• **Records provided**
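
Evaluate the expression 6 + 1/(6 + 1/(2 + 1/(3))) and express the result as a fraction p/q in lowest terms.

Collapse the nested fraction from the inside out:
Start with 3.
2 + 1/(3/1) = 2 + 1/3 = 7/3
6 + 1/(7/3) = 6 + 3/7 = 45/7
6 + 1/(45/7) = 6 + 7/45 = 277/45

277/45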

• **What is expected**
Your answer should repeat every entry exactly.

• **Answer space**
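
Evaluate the expression 6 + 1/(6 + 1/(2 + 1/(3))) and express the result as a fraction p/q in lowest terms.

Collapse the nested fraction from the inside out:
Start with 3.
2 + 1/(3/1) = 2 + 1/3 = 7/3
6 + 1/(7/3) = 6 + 3/7 = 45/7
6 + 1/(45/7) = 6 + 7/45 = 277/45

277/45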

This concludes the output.